━━━━━ Stored data

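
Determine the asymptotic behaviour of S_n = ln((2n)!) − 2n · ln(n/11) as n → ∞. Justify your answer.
S_n ~ 2n · (ln 22 − 1) + O(ln n)

Stirling: ln((2n)!) = 2n ln(2n) − 2n + O(ln n).
  S_n = 2n ln(2n) − 2n − 2n ln(n/11) + O(ln n)
      = 2n ln(2n) − 2n ln n + 2n ln 11 − 2n + O(ln n)
      = 2n ln 2 + 2n ln 11 − 2n + O(ln n)
      = 2n (ln 22 − 1) + O(ln n).
Numerically ln(22) − 1 ≈ 2.0910.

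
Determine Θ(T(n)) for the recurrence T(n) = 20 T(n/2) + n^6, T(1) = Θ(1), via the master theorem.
T(n) = Θ(n^6)

log_2 20 ≈ 4.322. f(n) = n^6 dominates n^(log_2 20) since 6 > 4.322, and the regularity condition a·f(n/b) = 20·(n/2)^6 = (20/64)·n^6 ≤ c·f(n) holds with c = 20/64 ≈ 0.312 < 1. So this is Case 3: T(n) = Θ(f(n)) = Θ(n^6).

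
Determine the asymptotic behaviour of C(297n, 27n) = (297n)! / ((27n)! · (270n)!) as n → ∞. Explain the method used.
C(297n, 27n) ~ (285311670611/10000000000)^(27n) · sqrt(11/(20π·27n))

Write N = 27n. Apply Stirling to each factorial:
  (11N)! ~ sqrt(2π·11N) · (11N/e)^(11N),
  N! ~ sqrt(2π N) · (N/e)^N,
  (10N)! ~ sqrt(2π·10N) · (10N/e)^(10N).
The exponential factors combine to (11N)^(11N) / (N^N · (10N)^(10N)) = 11^(11N)/10^(10N) = (11^11/10^10)^N = (285311670611/10000000000)^N.
The square-root prefactors combine to sqrt(2π·11N) / (sqrt(2π N)·sqrt(2π·10N)) = sqrt(11 / (2π·10·N)) = sqrt(11/(20π·27n)).
Substituting N = 27n: C(297n, 27n) ~ (285311670611/10000000000)^(27n) · sqrt(11/(20π·27n)).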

━━━━━━━━━━

Task directions:
Write out, word for word, the line containing "Determine the asymptotic behaviour of C(297n, 27n)" and all the lines after it in the entries above, and nothing more.

Output of the exercise:
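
Determine the asymptotic behaviour of C(297n, 27n) = (297n)! / ((27n)! · (270n)!) as n → ∞. Explain the method used.
C(297n, 27n) ~ (285311670611/10000000000)^(27n) · sqrt(11/(20π·27n))

Write N = 27n. Apply Stirling to each factorial:
  (11N)! ~ sqrt(2π·11N) · (11N/e)^(11N),
  N! ~ sqrt(2π N) · (N/e)^N,
  (10N)! ~ sqrt(2π·10N) · (10N/e)^(10N).
The exponential factors combine to (11N)^(11N) / (N^N · (10N)^(10N)) = 11^(11N)/10^(10N) = (11^11/10^10)^N = (285311670611/10000000000)^N.
The square-root prefactors combine to sqrt(2π·11N) / (sqrt(2π N)·sqrt(2π·10N)) = sqrt(11 / (2π·10·N)) = sqrt(11/(20π·27n)).
Substituting N = 27n: C(297n, 27n) ~ (285311670611/10000000000)^(27n) · sqrt(11/(20π·27n)).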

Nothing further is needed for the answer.